Extracted data entries:
BEGIN

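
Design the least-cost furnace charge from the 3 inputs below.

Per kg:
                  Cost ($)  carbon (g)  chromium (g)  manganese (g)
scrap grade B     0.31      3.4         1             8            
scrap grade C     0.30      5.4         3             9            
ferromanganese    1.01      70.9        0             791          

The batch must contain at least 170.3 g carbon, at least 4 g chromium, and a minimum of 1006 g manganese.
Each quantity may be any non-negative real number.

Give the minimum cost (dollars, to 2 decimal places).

$2.72

This is a linear program. Let x1 = kg of scrap grade B, x2 = kg of scrap grade C, x3 = kg of ferromanganese.
min 0.31x1 + 0.3x2 + 1.01x3 s.t.:
  3.4x1 + 5.4x2 + 70.9x3 ≥ 170.3   (carbon)
  1x1 + 3x2 ≥ 4   (chromium)
  8x1 + 9x2 + 791x3 ≥ 1006   (manganese)
  x1, x2, x3 ≥ 0.
The minimum-cost mix takes nothing from scrap grade B — only scrap grade C, ferromanganese. There the carbon and chromium constraints are tight.
So scrap grade C = 1.333 kg, ferromanganese = 2.3 kg.
Cost = 0.3·1.333 + 1.01·2.3 = 2.7229.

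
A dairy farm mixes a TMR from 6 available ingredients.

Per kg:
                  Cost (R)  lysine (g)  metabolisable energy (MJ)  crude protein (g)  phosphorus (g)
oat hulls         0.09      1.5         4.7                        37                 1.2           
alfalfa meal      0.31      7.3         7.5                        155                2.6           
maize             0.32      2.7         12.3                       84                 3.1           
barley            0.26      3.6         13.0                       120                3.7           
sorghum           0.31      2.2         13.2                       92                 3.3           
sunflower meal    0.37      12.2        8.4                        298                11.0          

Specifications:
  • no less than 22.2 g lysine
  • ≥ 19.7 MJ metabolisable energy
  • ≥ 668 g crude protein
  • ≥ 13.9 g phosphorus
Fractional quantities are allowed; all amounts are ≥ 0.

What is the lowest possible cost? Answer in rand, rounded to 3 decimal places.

Set it up as a linear program. Let x1 = kg of oat hulls, x2 = kg of alfalfa meal, x3 = kg of maize, x4 = kg of barley, x5 = kg of sorghum, x6 = kg of sunflower meal.
min 0.09x1 + 0.31x2 + 0.32x3 + 0.26x4 + 0.31x5 + 0.37x6 subject to:
  1.5x1 + 7.3x2 + 2.7x3 + 3.6x4 + 2.2x5 + 12.2x6 ≥ 22.2   (lysine)
  4.7x1 + 7.5x2 + 12.3x3 + 13x4 + 13.2x5 + 8.4x6 ≥ 19.7   (metabolisable energy)
  37x1 + 155x2 + 84x3 + 120x4 + 92x5 + 298x6 ≥ 668   (crude protein)
  1.2x1 + 2.6x2 + 3.1x3 + 3.7x4 + 3.3x5 + 11x6 ≥ 13.9   (phosphorus)
  x1, x2, x3, x4, x5, x6 ≥ 0.
The minimum-cost mix takes nothing from oat hulls, alfalfa meal, maize, sorghum — only barley, sunflower meal. The metabolisable energy and crude protein requirements are met with equality.
That vertex is x4 = 0.09051, x6 = 2.205.
Objective = 0.26·0.09051 + 0.37·2.205 = 0.83938.

R0.839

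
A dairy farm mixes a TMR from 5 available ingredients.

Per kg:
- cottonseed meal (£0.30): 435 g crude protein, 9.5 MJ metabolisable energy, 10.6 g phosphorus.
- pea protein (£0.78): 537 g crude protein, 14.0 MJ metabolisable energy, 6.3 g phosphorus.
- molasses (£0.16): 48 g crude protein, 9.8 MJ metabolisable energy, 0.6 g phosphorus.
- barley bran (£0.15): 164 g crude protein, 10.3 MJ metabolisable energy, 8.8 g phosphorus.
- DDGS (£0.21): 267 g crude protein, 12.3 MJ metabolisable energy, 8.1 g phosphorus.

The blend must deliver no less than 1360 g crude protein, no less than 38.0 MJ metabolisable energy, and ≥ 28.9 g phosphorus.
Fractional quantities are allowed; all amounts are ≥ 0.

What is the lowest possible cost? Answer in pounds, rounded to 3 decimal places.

£0.971

Let x1 = kg of cottonseed meal, x2 = kg of pea protein, x3 = kg of molasses, x4 = kg of barley bran, x5 = kg of DDGS.
Minimise 0.3x1 + 0.78x2 + 0.16x3 + 0.15x4 + 0.21x5 with:
  435x1 + 537x2 + 48x3 + 164x4 + 267x5 ≥ 1360   (crude protein)
  9.5x1 + 14x2 + 9.8x3 + 10.3x4 + 12.3x5 ≥ 38   (metabolisable energy)
  10.6x1 + 6.3x2 + 0.6x3 + 8.8x4 + 8.1x5 ≥ 28.9   (phosphorus)
  x1, x2, x3, x4, x5 ≥ 0.
At the optimum only cottonseed meal, DDGS are positive (pea protein, molasses, barley bran = 0). There the crude protein and metabolisable energy constraints are tight.
That vertex is x1 = 2.339, x5 = 1.283.
Hence cost = 0.3·2.339 + 0.21·1.283 = £0.97113.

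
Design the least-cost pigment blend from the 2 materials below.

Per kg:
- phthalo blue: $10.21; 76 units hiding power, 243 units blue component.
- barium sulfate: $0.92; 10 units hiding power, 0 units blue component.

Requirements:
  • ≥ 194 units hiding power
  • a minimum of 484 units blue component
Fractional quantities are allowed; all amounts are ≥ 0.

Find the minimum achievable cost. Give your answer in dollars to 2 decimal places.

Let x1 = kg of phthalo blue, x2 = kg of barium sulfate.
Minimise 10.21x1 + 0.92x2 with:
  76x1 + 10x2 ≥ 194   (hiding power)
  243x1 ≥ 484   (blue component)
  x1, x2 ≥ 0.
Both inputs are positive at the optimum. The hiding power and blue component requirements are met with equality.
Optimal quantities: phthalo blue = 1.992 kg, barium sulfate = 4.263 kg.
Objective = 10.21·1.992 + 0.92·4.263 = 24.2603.

$24.26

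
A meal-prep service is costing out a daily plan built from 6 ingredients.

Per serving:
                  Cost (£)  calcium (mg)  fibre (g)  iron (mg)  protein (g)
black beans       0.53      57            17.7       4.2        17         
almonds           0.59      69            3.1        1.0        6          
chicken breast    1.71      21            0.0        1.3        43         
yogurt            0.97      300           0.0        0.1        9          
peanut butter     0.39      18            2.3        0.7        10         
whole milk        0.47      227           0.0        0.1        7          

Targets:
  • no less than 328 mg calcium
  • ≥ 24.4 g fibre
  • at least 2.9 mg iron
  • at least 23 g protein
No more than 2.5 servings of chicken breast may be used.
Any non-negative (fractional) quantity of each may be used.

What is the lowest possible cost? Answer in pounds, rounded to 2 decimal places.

Set it up as a linear program. Let x1 = servings of black beans, x2 = servings of almonds, x3 = servings of chicken breast, x4 = servings of yogurt, x5 = servings of peanut butter, x6 = servings of whole milk.
Minimise 0.53x1 + 0.59x2 + 1.71x3 + 0.97x4 + 0.39x5 + 0.47x6 s.t.:
  57x1 + 69x2 + 21x3 + 300x4 + 18x5 + 227x6 ≥ 328   (calcium)
  17.7x1 + 3.1x2 + 2.3x5 ≥ 24.4   (fibre)
  4.2x1 + 1x2 + 1.3x3 + 0.1x4 + 0.7x5 + 0.1x6 ≥ 2.9   (iron)
  17x1 + 6x2 + 43x3 + 9x4 + 10x5 + 7x6 ≥ 23   (protein)
  x3 ≤ 2.5
  x1, x2, x3, x4, x5, x6 ≥ 0.
The cheapest feasible vertex uses only black beans, whole milk; almonds, chicken breast, yogurt, peanut butter are not used. There the calcium and fibre constraints are tight.
So black beans = 1.379 servings, whole milk = 1.099 servings.
Objective = 0.53·1.379 + 0.47·1.099 = 1.2474.

£1.25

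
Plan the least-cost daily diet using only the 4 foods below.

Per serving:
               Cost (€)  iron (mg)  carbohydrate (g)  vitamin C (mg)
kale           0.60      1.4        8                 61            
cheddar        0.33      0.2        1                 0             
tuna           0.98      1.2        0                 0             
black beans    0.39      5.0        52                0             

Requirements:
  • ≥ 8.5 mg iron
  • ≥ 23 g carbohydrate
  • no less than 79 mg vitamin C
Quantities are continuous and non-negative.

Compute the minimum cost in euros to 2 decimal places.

Treat it as an LP. Let x1 = servings of kale, x2 = servings of cheddar, x3 = servings of tuna, x4 = servings of black beans.
min 0.6x1 + 0.33x2 + 0.98x3 + 0.39x4 s.t.:
  1.4x1 + 0.2x2 + 1.2x3 + 5x4 ≥ 8.5   (iron)
  8x1 + 1x2 + 52x4 ≥ 23   (carbohydrate)
  61x1 ≥ 79   (vitamin C)
  x1, x2, x3, x4 ≥ 0.
The cheapest feasible vertex uses only kale, black beans; cheddar, tuna are not used. There the iron and vitamin C constraints are tight.
Optimal quantities: kale = 1.295 servings, black beans = 1.337 servings.
Total cost: 0.6·1.295 + 0.39·1.337 = 1.2984.

€1.30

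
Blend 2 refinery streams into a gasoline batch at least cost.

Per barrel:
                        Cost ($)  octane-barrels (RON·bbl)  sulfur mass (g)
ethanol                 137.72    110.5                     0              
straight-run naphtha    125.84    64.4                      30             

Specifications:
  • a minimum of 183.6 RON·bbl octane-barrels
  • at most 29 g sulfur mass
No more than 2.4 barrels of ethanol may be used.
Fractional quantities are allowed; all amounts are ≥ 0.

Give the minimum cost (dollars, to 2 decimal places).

Let x1 = barrels of ethanol, x2 = barrels of straight-run naphtha.
min 137.72x1 + 125.84x2 subject to:
  110.5x1 + 64.4x2 ≥ 183.6   (octane-barrels)
  30x2 ≤ 29   (sulfur mass)
  x1 ≤ 2.4
  x1, x2 ≥ 0.
The optimal basis is {ethanol}; straight-run naphtha drops out. Binding constraint: octane-barrels.
So ethanol = 1.66154 barrels.
Objective = 137.72·1.66154 = 228.8273.

$228.83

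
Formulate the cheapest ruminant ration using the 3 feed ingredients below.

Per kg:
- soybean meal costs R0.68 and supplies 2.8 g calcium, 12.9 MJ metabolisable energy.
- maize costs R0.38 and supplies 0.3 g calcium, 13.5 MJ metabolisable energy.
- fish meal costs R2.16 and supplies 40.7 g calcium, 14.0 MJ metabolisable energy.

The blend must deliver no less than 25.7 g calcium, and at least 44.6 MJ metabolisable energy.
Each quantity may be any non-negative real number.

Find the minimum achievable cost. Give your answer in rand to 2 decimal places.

R2.34

This is a linear program. Let x1 = kg of soybean meal, x2 = kg of maize, x3 = kg of fish meal.
min 0.68x1 + 0.38x2 + 2.16x3 with:
  2.8x1 + 0.3x2 + 40.7x3 ≥ 25.7   (calcium)
  12.9x1 + 13.5x2 + 14x3 ≥ 44.6   (metabolisable energy)
  x1, x2, x3 ≥ 0.
The cheapest feasible vertex uses only maize, fish meal; soybean meal is not used. Binding constraints: calcium and metabolisable energy.
Optimal quantities: maize = 2.669 kg, fish meal = 0.6118 kg.
Objective = 0.38·2.669 + 2.16·0.6118 = 2.3357.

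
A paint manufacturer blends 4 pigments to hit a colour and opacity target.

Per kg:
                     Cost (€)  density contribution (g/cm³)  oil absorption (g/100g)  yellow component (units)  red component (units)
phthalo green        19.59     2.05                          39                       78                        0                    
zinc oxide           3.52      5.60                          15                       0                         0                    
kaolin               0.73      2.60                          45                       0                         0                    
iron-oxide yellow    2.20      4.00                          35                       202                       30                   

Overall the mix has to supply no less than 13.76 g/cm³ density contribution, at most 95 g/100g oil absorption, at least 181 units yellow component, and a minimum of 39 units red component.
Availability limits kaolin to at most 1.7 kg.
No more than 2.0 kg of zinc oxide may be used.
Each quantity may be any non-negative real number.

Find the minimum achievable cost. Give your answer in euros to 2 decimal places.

€7.61

Let x1 = kg of phthalo green, x2 = kg of zinc oxide, x3 = kg of kaolin, x4 = kg of iron-oxide yellow.
Minimize 19.59x1 + 3.52x2 + 0.73x3 + 2.2x4 s.t.:
  2.05x1 + 5.6x2 + 2.6x3 + 4x4 ≥ 13.76   (density contribution)
  39x1 + 15x2 + 45x3 + 35x4 ≤ 95   (oil absorption)
  78x1 + 202x4 ≥ 181   (yellow component)
  30x4 ≥ 39   (red component)
  x3 ≤ 1.7
  x2 ≤ 2
  x1, x2, x3, x4 ≥ 0.
At the optimum only zinc oxide, kaolin, iron-oxide yellow are positive (phthalo green = 0). There the density contribution, oil absorption, red component constraints are tight.
So zinc oxide = 1.204 kg, kaolin = 0.6986 kg, iron-oxide yellow = 1.3 kg.
Objective = 3.52·1.204 + 0.73·0.6986 + 2.2·1.3 = 7.6081.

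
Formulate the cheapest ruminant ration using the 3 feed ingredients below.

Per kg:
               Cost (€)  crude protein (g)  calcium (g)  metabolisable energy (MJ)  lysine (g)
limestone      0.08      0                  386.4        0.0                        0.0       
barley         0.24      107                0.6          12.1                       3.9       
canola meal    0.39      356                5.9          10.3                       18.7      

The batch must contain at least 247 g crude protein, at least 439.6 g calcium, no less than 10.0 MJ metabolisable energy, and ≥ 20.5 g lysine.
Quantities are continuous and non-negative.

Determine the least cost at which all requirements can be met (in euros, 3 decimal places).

Let x1 = kg of limestone, x2 = kg of barley, x3 = kg of canola meal.
Minimize 0.08x1 + 0.24x2 + 0.39x3 s.t.:
  107x2 + 356x3 ≥ 247   (crude protein)
  386.4x1 + 0.6x2 + 5.9x3 ≥ 439.6   (calcium)
  12.1x2 + 10.3x3 ≥ 10   (metabolisable energy)
  3.9x2 + 18.7x3 ≥ 20.5   (lysine)
  x1, x2, x3 ≥ 0.
The cheapest feasible vertex uses only limestone, canola meal; barley is not used. There the calcium and lysine constraints are tight.
So limestone = 1.121 kg, canola meal = 1.096 kg.
Hence cost = 0.08·1.121 + 0.39·1.096 = €0.51712.

€0.517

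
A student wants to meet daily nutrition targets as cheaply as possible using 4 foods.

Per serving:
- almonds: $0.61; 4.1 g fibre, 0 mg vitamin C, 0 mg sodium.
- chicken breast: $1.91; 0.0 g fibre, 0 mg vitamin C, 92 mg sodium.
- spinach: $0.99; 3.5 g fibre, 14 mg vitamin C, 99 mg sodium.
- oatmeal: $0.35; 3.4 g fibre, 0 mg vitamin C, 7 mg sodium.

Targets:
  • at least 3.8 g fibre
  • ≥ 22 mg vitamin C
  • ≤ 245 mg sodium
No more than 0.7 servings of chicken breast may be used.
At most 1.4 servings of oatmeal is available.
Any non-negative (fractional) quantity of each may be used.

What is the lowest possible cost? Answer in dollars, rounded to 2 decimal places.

$1.56

Treat it as an LP. Let x1 = servings of almonds, x2 = servings of chicken breast, x3 = servings of spinach, x4 = servings of oatmeal.
min 0.61x1 + 1.91x2 + 0.99x3 + 0.35x4 s.t.:
  4.1x1 + 3.5x3 + 3.4x4 ≥ 3.8   (fibre)
  14x3 ≥ 22   (vitamin C)
  92x2 + 99x3 + 7x4 ≤ 245   (sodium)
  x2 ≤ 0.7
  x4 ≤ 1.4
  x1, x2, x3, x4 ≥ 0.
At the optimum only spinach is positive (almonds, chicken breast, oatmeal = 0). There the vitamin C constraint is tight.
Solving gives x3 = 1.571.
Total cost: 0.99·1.571 = 1.5553.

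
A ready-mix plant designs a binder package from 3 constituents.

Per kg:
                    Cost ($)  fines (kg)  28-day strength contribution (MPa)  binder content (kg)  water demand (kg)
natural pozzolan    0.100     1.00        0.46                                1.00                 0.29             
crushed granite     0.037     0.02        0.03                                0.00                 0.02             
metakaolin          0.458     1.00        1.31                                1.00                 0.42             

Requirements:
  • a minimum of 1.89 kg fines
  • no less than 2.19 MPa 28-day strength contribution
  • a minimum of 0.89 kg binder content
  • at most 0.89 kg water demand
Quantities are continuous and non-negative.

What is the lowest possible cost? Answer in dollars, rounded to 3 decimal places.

Set it up as a linear program. Let x1 = kg of natural pozzolan, x2 = kg of crushed granite, x3 = kg of metakaolin.
Minimise 0.1x1 + 0.037x2 + 0.458x3 subject to:
  1x1 + 0.02x2 + 1x3 ≥ 1.89   (fines)
  0.46x1 + 0.03x2 + 1.31x3 ≥ 2.19   (28-day strength contribution)
  1x1 + 1x3 ≥ 0.89   (binder content)
  0.29x1 + 0.02x2 + 0.42x3 ≤ 0.89   (water demand)
  x1, x2, x3 ≥ 0.
The optimal basis is {natural pozzolan, metakaolin}; crushed granite drops out. The 28-day strength contribution and water demand requirements are met with equality.
Optimal quantities: natural pozzolan = 1.3182 kg, metakaolin = 1.2089 kg.
Total cost: 0.1·1.3182 + 0.458·1.2089 = 0.685496.

$0.685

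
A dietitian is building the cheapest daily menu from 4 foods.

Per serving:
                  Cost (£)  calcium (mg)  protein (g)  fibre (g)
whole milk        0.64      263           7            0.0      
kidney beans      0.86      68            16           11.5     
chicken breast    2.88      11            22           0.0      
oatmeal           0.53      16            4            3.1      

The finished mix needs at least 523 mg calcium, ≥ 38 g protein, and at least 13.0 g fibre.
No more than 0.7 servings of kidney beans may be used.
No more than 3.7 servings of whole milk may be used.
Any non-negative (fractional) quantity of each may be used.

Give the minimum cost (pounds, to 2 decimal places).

This is a linear program. Let x1 = servings of whole milk, x2 = servings of kidney beans, x3 = servings of chicken breast, x4 = servings of oatmeal.
Minimize 0.64x1 + 0.86x2 + 2.88x3 + 0.53x4 subject to:
  263x1 + 68x2 + 11x3 + 16x4 ≥ 523   (calcium)
  7x1 + 16x2 + 22x3 + 4x4 ≥ 38   (protein)
  11.5x2 + 3.1x4 ≥ 13   (fibre)
  x2 ≤ 0.7
  x1 ≤ 3.7
  x1, x2, x3, x4 ≥ 0.
The cheapest feasible vertex uses only whole milk, kidney beans, oatmeal; chicken breast is not used. The protein, fibre, the kidney beans cap requirements are met with equality.
So whole milk = 2.916 servings, kidney beans = 0.7 servings, oatmeal = 1.597 servings.
Hence cost = 0.64·2.916 + 0.86·0.7 + 0.53·1.597 = £3.3147.

£3.31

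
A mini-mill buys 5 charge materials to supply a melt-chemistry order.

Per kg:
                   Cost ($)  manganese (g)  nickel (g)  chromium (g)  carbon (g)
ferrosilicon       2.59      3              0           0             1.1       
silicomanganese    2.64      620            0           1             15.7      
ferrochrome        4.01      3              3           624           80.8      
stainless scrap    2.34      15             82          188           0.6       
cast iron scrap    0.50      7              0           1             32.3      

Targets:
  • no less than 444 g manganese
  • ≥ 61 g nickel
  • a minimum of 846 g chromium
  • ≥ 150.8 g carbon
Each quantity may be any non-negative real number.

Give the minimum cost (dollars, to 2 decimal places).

$8.74

This is a linear program. Let x1 = kg of ferrosilicon, x2 = kg of silicomanganese, x3 = kg of ferrochrome, x4 = kg of stainless scrap, x5 = kg of cast iron scrap.
min 2.59x1 + 2.64x2 + 4.01x3 + 2.34x4 + 0.5x5 subject to:
  3x1 + 620x2 + 3x3 + 15x4 + 7x5 ≥ 444   (manganese)
  3x3 + 82x4 ≥ 61   (nickel)
  1x2 + 624x3 + 188x4 + 1x5 ≥ 846   (chromium)
  1.1x1 + 15.7x2 + 80.8x3 + 0.6x4 + 32.3x5 ≥ 150.8   (carbon)
  x1, x2, x3, x4, x5 ≥ 0.
At the optimum only silicomanganese, ferrochrome, stainless scrap, cast iron scrap are positive (ferrosilicon = 0). Binding constraints: manganese, nickel, chromium, carbon.
Solving gives x2 = 0.677, x3 = 1.141, x4 = 0.7022, x5 = 1.473.
Total cost: 2.64·0.677 + 4.01·1.141 + 2.34·0.7022 + 0.5·1.473 = 8.7423.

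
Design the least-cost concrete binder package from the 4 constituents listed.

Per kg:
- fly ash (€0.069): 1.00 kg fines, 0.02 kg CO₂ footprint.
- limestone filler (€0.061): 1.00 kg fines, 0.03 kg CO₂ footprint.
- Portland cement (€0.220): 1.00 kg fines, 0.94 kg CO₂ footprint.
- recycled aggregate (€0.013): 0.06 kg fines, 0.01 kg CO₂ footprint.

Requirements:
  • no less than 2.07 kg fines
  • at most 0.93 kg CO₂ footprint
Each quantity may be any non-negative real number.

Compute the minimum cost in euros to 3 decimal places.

€0.126

Let x1 = kg of fly ash, x2 = kg of limestone filler, x3 = kg of Portland cement, x4 = kg of recycled aggregate.
Minimise 0.069x1 + 0.061x2 + 0.22x3 + 0.013x4 s.t.:
  1x1 + 1x2 + 1x3 + 0.06x4 ≥ 2.07   (fines)
  0.02x1 + 0.03x2 + 0.94x3 + 0.01x4 ≤ 0.93   (CO₂ footprint)
  x1, x2, x3, x4 ≥ 0.
At the optimum only limestone filler is positive (fly ash, Portland cement, recycled aggregate = 0). There the fines constraint is tight.
Optimal quantities: limestone filler = 2.07 kg.
Total cost: 0.061·2.07 = 0.12627.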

END

Description of the task
Across the data above, how many lines include the word "supplies"? Give only the number.

Your solution
3